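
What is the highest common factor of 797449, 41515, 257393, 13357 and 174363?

gcd(797449, 41515): 797449 = 19·41515 + 8664; 41515 = 4·8664 + 6859; 8664 = 1·6859 + 1805; 6859 = 3·1805 + 1444; 1805 = 1·1444 + 361; 1444 = 4·361 + 0 → 361
gcd(361, 257393): 257393 = 713·361 + 0 → 361
gcd(361, 13357): 13357 = 37·361 + 0 → 361
gcd(361, 174363): 174363 = 483·361 + 0 → 361

361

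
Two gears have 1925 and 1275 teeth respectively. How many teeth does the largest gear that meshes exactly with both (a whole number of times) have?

25

1925 = 5² · 7 · 11
1275 = 3 · 5² · 17
Common: 5² = 25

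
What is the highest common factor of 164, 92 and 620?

4

gcd(164, 92): 164 = 1·92 + 72; 92 = 1·72 + 20; 72 = 3·20 + 12; 20 = 1·12 + 8; 12 = 1·8 + 4; 8 = 2·4 + 0 → 4
gcd(4, 620): 620 = 155·4 + 0 → 4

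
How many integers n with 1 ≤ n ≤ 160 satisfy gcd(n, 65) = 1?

118

65 = 5·13. Inclusion–exclusion on these primes:
160 − ⌊160/5⌋ − ⌊160/13⌋ + ⌊160/65⌋ = 118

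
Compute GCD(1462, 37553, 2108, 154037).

17

1462 = 2 · 17 · 43; 37553 = 17 · 47²; 2108 = 2² · 17 · 31; 154037 = 13 · 17² · 41
gcd takes min exponent of each prime: 17 = 17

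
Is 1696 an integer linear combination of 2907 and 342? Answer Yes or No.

No

gcd(2907, 342): 2907 = 8·342 + 171; 342 = 2·171 + 0 → 171
171 does not divide 1696, so a solution does not exist.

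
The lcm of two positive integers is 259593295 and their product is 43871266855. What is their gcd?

169

gcd·lcm = product, so gcd = 43871266855/259593295 = 169.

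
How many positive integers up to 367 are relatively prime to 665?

238

Prime factors of 665: 5, 7, 19. Count integers ≤ 367 divisible by none of them.
By inclusion–exclusion: 367 − ⌊367/5⌋ − ⌊367/7⌋ − ⌊367/19⌋ + ⌊367/35⌋ + ⌊367/95⌋ + ⌊367/133⌋ − ⌊367/665⌋ = 238.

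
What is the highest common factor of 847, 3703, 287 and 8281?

847 = 7 · 11²; 3703 = 7 · 23²; 287 = 7 · 41; 8281 = 7² · 13²
gcd takes min exponent of each prime: 7 = 7

7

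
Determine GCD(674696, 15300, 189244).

gcd(674696, 15300): 674696 = 44·15300 + 1496; 15300 = 10·1496 + 340; 1496 = 4·340 + 136; 340 = 2·136 + 68; 136 = 2·68 + 0 → 68
gcd(68, 189244): 189244 = 2783·68 + 0 → 68

68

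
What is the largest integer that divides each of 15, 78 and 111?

3

15 = 3 · 5; 78 = 2 · 3 · 13; 111 = 3 · 37
gcd takes min exponent of each prime: 3 = 3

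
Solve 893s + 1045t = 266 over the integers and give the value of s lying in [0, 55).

Euclid: 1045 = 1·893 + 152; 893 = 5·152 + 133; 152 = 1·133 + 19; 133 = 7·19 + 0 → gcd = 19; 266 = 19·14.
Back-substitution yields 893·(-7) + 1045·(6) = 19, so one solution is s = -7·14 = -98, t = 6·14 = 84.
Solutions in s differ by 1045/19 = 55; the one in [0, 55) is -98 mod 55 = 12.

12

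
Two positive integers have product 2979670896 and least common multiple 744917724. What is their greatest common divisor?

4

gcd·lcm = product, so gcd = 2979670896/744917724 = 4.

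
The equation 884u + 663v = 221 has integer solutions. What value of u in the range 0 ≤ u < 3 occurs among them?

1

Euclid: 884 = 1·663 + 221; 663 = 3·221 + 0 → gcd = 221; 221 = 221·1.
Back-substitution yields 884·(1) + 663·(-1) = 221, so one solution is u = 1·1 = 1, v = -1·1 = -1.
Solutions in u differ by 663/221 = 3; the one in [0, 3) is 1 mod 3 = 1.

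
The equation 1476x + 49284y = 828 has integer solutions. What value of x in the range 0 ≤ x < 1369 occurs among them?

Reduce mod 49284: 1476x ≡ 828 (mod 49284). With g = gcd(1476, 49284) = 36 dividing 828, divide through: 41x ≡ 23 (mod 1369).
Since gcd(41, 1369) = 1, x ≡ 23·(41)⁻¹ ≡ 1236 (mod 1369). Smallest non-negative: 1236.

1236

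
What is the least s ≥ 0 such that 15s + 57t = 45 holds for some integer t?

3

Reduce mod 57: 15s ≡ 45 (mod 57). With g = gcd(15, 57) = 3 dividing 45, divide through: 5s ≡ 15 (mod 19).
Since gcd(5, 19) = 1, s ≡ 15·(5)⁻¹ ≡ 3 (mod 19). Smallest non-negative: 3.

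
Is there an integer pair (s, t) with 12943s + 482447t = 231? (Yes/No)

Yes

By Bézout, 12943s + 482447t = 231 has integer solutions iff gcd(12943, 482447) | 231.
Euclid: 482447 = 37·12943 + 3556; 12943 = 3·3556 + 2275; 3556 = 1·2275 + 1281; 2275 = 1·1281 + 994; 1281 = 1·994 + 287; 994 = 3·287 + 133; 287 = 2·133 + 21; 133 = 6·21 + 7; 21 = 3·7 + 0. gcd = 7; 231 mod 7 = 0. Yes.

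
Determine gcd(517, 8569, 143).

517 = 11 · 47; 8569 = 11 · 19 · 41; 143 = 11 · 13
gcd takes min exponent of each prime: 11 = 11

11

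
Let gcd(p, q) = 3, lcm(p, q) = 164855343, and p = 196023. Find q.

p·q = gcd·lcm = 3·164855343 = 494566029, so q = 494566029/196023 = 2523.

2523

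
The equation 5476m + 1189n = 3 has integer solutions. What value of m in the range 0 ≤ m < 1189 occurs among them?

Euclid: 5476 = 4·1189 + 720; 1189 = 1·720 + 469; 720 = 1·469 + 251; 469 = 1·251 + 218; 251 = 1·218 + 33; 218 = 6·33 + 20; 33 = 1·20 + 13; 20 = 1·13 + 7; 13 = 1·7 + 6; 7 = 1·6 + 1; 6 = 6·1 + 0 → gcd = 1; 3 = 1·3.
Back-substitution yields 5476·(-180) + 1189·(829) = 1, so one solution is m = -180·3 = -540, n = 829·3 = 2487.
Solutions in m differ by 1189/1 = 1189; the one in [0, 1189) is -540 mod 1189 = 649.

649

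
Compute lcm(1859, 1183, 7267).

559559

lcm(1859, 1183) = 1859·1183/gcd = 2199197/169 = 13013
lcm(13013, 7267) = 13013·7267/gcd = 94565471/169 = 559559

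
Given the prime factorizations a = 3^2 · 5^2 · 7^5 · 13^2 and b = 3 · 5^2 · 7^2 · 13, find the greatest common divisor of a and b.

47775

min exponent per shared prime: 3 · 5^2 · 7^2 · 13 = 47775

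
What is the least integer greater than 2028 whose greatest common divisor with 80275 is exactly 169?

80275 = 169·475. Any x with gcd(x, 80275) = 169 is a multiple of 169, say 169s, with s coprime to 475.
Need s > 2028/169, so s ≥ 13. First s ≥ 13 with gcd(s, 475) = 1 is s = 13. Thus x = 169·13 = 2197.

2197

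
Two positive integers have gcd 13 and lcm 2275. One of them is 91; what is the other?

325

Using ab = gcd(a,b)·lcm(a,b) = 13·2275 = 29575, we get b = 29575/91 = 325.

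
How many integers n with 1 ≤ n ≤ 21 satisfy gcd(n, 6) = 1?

7

6 = 2·3. Inclusion–exclusion on these primes:
21 − ⌊21/2⌋ − ⌊21/3⌋ + ⌊21/6⌋ = 7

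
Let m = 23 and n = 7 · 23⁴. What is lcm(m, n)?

1958887

max exponent per prime: 7 · 23⁴ = 1958887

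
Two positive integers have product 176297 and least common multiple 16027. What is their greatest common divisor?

gcd·lcm = product, so gcd = 176297/16027 = 11.

11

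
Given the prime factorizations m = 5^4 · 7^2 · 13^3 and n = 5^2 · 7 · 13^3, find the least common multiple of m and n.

max exponent per prime: 5^4 · 7^2 · 13^3 = 67283125

67283125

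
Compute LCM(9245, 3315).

gcd first: 9245 = 2·3315 + 2615; 3315 = 1·2615 + 700; 2615 = 3·700 + 515; 700 = 1·515 + 185; 515 = 2·185 + 145; 185 = 1·145 + 40; 145 = 3·40 + 25; 40 = 1·25 + 15; 25 = 1·15 + 10; 15 = 1·10 + 5; 10 = 2·5 + 0 → gcd = 5
lcm = 9245·3315/gcd = 30647175/5 = 6129435

6129435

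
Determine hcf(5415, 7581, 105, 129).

3

5415 = 3 · 5 · 19²; 7581 = 3 · 7 · 19²; 105 = 3 · 5 · 7; 129 = 3 · 43
gcd takes min exponent of each prime: 3 = 3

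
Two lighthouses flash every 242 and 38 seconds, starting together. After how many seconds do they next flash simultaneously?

4598

gcd first: 242 = 6·38 + 14; 38 = 2·14 + 10; 14 = 1·10 + 4; 10 = 2·4 + 2; 4 = 2·2 + 0 → gcd = 2
lcm = 242·38/gcd = 9196/2 = 4598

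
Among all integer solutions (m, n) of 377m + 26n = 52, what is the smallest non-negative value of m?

0

Euclid: 377 = 14·26 + 13; 26 = 2·13 + 0 → gcd = 13; 52 = 13·4.
Back-substitution yields 377·(1) + 26·(-14) = 13, so one solution is m = 1·4 = 4, n = -14·4 = -56.
Solutions in m differ by 26/13 = 2; the one in [0, 2) is 4 mod 2 = 0.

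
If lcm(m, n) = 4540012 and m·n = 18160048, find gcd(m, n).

gcd·lcm = product, so gcd = 18160048/4540012 = 4.

4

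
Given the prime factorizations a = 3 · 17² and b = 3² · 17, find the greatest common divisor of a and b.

min exponent per shared prime: 3 · 17 = 51

51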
-*-
• TASK REQUIREMENTS:
Please write out, exactly as they appear, only the lines from the one holding "Determine hcf(5415, 7581, 105, 129)." through the end of the data.

• SOLUTION TO THIS PROBLEM:
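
Determine hcf(5415, 7581, 105, 129).

3

5415 = 3 · 5 · 19²; 7581 = 3 · 7 · 19²; 105 = 3 · 5 · 7; 129 = 3 · 43
gcd takes min exponent of each prime: 3 = 3

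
Two lighthouses flash every 242 and 38 seconds, starting together. After how many seconds do they next flash simultaneously?

4598

gcd first: 242 = 6·38 + 14; 38 = 2·14 + 10; 14 = 1·10 + 4; 10 = 2·4 + 2; 4 = 2·2 + 0 → gcd = 2
lcm = 242·38/gcd = 9196/2 = 4598

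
Among all integer solutions (m, n) of 377m + 26n = 52, what is the smallest non-negative value of m?

0

Euclid: 377 = 14·26 + 13; 26 = 2·13 + 0 → gcd = 13; 52 = 13·4.
Back-substitution yields 377·(1) + 26·(-14) = 13, so one solution is m = 1·4 = 4, n = -14·4 = -56.
Solutions in m differ by 26/13 = 2; the one in [0, 2) is 4 mod 2 = 0.

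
If lcm(m, n) = 4540012 and m·n = 18160048, find gcd(m, n).

gcd·lcm = product, so gcd = 18160048/4540012 = 4.

4

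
Given the prime factorizations a = 3 · 17² and b = 3² · 17, find the greatest common divisor of a and b.

min exponent per shared prime: 3 · 17 = 51

51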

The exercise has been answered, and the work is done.